§ Task goal
Output each entry exactly as written.

Dataset entries
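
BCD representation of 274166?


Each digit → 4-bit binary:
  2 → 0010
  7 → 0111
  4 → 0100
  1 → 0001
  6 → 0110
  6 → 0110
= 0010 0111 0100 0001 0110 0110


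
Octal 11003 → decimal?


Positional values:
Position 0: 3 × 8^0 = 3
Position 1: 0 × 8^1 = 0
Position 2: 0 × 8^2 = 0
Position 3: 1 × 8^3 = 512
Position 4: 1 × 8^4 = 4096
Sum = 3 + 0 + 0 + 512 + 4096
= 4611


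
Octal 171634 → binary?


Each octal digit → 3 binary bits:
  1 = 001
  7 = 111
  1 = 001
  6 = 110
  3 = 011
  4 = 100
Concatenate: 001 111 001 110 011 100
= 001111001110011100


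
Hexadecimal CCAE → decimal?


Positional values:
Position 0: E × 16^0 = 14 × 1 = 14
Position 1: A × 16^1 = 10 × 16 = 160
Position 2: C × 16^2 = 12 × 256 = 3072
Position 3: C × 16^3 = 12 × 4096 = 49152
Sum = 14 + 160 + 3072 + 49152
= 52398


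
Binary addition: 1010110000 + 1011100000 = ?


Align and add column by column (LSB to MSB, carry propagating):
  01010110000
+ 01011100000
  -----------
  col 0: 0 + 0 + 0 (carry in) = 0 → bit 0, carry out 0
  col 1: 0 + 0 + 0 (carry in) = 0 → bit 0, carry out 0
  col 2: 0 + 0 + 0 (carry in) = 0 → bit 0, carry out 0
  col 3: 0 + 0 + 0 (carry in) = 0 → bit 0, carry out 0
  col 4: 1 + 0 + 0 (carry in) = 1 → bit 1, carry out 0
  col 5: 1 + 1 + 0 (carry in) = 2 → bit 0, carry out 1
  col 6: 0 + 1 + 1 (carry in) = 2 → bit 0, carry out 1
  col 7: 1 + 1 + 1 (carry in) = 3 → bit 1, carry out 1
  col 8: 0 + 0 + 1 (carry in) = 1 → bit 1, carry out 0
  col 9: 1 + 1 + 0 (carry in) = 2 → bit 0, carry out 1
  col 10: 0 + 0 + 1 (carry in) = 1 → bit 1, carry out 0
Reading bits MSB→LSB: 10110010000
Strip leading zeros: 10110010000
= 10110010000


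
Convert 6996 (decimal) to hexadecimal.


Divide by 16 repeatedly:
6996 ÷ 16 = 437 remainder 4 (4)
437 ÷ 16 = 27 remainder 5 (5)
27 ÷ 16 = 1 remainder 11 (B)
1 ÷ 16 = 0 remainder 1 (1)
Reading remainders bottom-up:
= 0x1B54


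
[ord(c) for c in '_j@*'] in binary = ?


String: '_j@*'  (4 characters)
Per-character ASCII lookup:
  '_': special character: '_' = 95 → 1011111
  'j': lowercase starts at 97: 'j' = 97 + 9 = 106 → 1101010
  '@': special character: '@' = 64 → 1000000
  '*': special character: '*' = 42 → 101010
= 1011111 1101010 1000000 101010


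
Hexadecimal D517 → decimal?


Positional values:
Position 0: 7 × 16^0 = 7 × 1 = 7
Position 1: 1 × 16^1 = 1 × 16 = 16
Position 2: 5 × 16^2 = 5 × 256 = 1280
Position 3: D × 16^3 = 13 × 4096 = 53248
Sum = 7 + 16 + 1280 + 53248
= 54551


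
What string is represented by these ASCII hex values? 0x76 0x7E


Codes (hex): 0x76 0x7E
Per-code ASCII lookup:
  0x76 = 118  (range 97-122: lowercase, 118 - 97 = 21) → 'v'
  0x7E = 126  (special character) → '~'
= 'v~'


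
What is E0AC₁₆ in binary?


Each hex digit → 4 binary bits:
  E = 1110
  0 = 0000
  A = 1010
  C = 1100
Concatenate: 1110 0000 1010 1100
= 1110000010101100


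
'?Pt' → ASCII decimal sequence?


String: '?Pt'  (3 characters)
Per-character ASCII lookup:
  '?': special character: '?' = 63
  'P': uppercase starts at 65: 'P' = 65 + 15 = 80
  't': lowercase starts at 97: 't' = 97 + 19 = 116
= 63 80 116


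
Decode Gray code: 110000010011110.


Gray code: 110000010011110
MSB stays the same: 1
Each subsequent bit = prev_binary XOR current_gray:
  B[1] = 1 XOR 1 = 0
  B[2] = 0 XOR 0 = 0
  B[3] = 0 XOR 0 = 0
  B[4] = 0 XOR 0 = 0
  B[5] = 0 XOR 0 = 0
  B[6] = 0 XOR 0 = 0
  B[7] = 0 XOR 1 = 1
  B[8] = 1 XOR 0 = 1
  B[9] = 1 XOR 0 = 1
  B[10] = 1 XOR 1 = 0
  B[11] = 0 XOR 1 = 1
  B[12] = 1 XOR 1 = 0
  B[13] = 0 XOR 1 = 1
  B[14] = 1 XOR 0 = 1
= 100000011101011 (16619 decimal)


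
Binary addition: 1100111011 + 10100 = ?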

§ Problem solution
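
BCD representation of 274166?


Each digit → 4-bit binary:
  2 → 0010
  7 → 0111
  4 → 0100
  1 → 0001
  6 → 0110
  6 → 0110
= 0010 0111 0100 0001 0110 0110


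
Octal 11003 → decimal?


Positional values:
Position 0: 3 × 8^0 = 3
Position 1: 0 × 8^1 = 0
Position 2: 0 × 8^2 = 0
Position 3: 1 × 8^3 = 512
Position 4: 1 × 8^4 = 4096
Sum = 3 + 0 + 0 + 512 + 4096
= 4611


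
Octal 171634 → binary?


Each octal digit → 3 binary bits:
  1 = 001
  7 = 111
  1 = 001
  6 = 110
  3 = 011
  4 = 100
Concatenate: 001 111 001 110 011 100
= 001111001110011100


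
Hexadecimal CCAE → decimal?


Positional values:
Position 0: E × 16^0 = 14 × 1 = 14
Position 1: A × 16^1 = 10 × 16 = 160
Position 2: C × 16^2 = 12 × 256 = 3072
Position 3: C × 16^3 = 12 × 4096 = 49152
Sum = 14 + 160 + 3072 + 49152
= 52398


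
Binary addition: 1010110000 + 1011100000 = ?


Align and add column by column (LSB to MSB, carry propagating):
  01010110000
+ 01011100000
  -----------
  col 0: 0 + 0 + 0 (carry in) = 0 → bit 0, carry out 0
  col 1: 0 + 0 + 0 (carry in) = 0 → bit 0, carry out 0
  col 2: 0 + 0 + 0 (carry in) = 0 → bit 0, carry out 0
  col 3: 0 + 0 + 0 (carry in) = 0 → bit 0, carry out 0
  col 4: 1 + 0 + 0 (carry in) = 1 → bit 1, carry out 0
  col 5: 1 + 1 + 0 (carry in) = 2 → bit 0, carry out 1
  col 6: 0 + 1 + 1 (carry in) = 2 → bit 0, carry out 1
  col 7: 1 + 1 + 1 (carry in) = 3 → bit 1, carry out 1
  col 8: 0 + 0 + 1 (carry in) = 1 → bit 1, carry out 0
  col 9: 1 + 1 + 0 (carry in) = 2 → bit 0, carry out 1
  col 10: 0 + 0 + 1 (carry in) = 1 → bit 1, carry out 0
Reading bits MSB→LSB: 10110010000
Strip leading zeros: 10110010000
= 10110010000


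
Convert 6996 (decimal) to hexadecimal.


Divide by 16 repeatedly:
6996 ÷ 16 = 437 remainder 4 (4)
437 ÷ 16 = 27 remainder 5 (5)
27 ÷ 16 = 1 remainder 11 (B)
1 ÷ 16 = 0 remainder 1 (1)
Reading remainders bottom-up:
= 0x1B54


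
[ord(c) for c in '_j@*'] in binary = ?


String: '_j@*'  (4 characters)
Per-character ASCII lookup:
  '_': special character: '_' = 95 → 1011111
  'j': lowercase starts at 97: 'j' = 97 + 9 = 106 → 1101010
  '@': special character: '@' = 64 → 1000000
  '*': special character: '*' = 42 → 101010
= 1011111 1101010 1000000 101010


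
Hexadecimal D517 → decimal?


Positional values:
Position 0: 7 × 16^0 = 7 × 1 = 7
Position 1: 1 × 16^1 = 1 × 16 = 16
Position 2: 5 × 16^2 = 5 × 256 = 1280
Position 3: D × 16^3 = 13 × 4096 = 53248
Sum = 7 + 16 + 1280 + 53248
= 54551


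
What string is represented by these ASCII hex values? 0x76 0x7E


Codes (hex): 0x76 0x7E
Per-code ASCII lookup:
  0x76 = 118  (range 97-122: lowercase, 118 - 97 = 21) → 'v'
  0x7E = 126  (special character) → '~'
= 'v~'


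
What is E0AC₁₆ in binary?


Each hex digit → 4 binary bits:
  E = 1110
  0 = 0000
  A = 1010
  C = 1100
Concatenate: 1110 0000 1010 1100
= 1110000010101100


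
'?Pt' → ASCII decimal sequence?


String: '?Pt'  (3 characters)
Per-character ASCII lookup:
  '?': special character: '?' = 63
  'P': uppercase starts at 65: 'P' = 65 + 15 = 80
  't': lowercase starts at 97: 't' = 97 + 19 = 116
= 63 80 116


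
Decode Gray code: 110000010011110.


Gray code: 110000010011110
MSB stays the same: 1
Each subsequent bit = prev_binary XOR current_gray:
  B[1] = 1 XOR 1 = 0
  B[2] = 0 XOR 0 = 0
  B[3] = 0 XOR 0 = 0
  B[4] = 0 XOR 0 = 0
  B[5] = 0 XOR 0 = 0
  B[6] = 0 XOR 0 = 0
  B[7] = 0 XOR 1 = 1
  B[8] = 1 XOR 0 = 1
  B[9] = 1 XOR 0 = 1
  B[10] = 1 XOR 1 = 0
  B[11] = 0 XOR 1 = 1
  B[12] = 1 XOR 1 = 0
  B[13] = 0 XOR 1 = 1
  B[14] = 1 XOR 0 = 1
= 100000011101011 (16619 decimal)


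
Binary addition: 1100111011 + 10100 = ?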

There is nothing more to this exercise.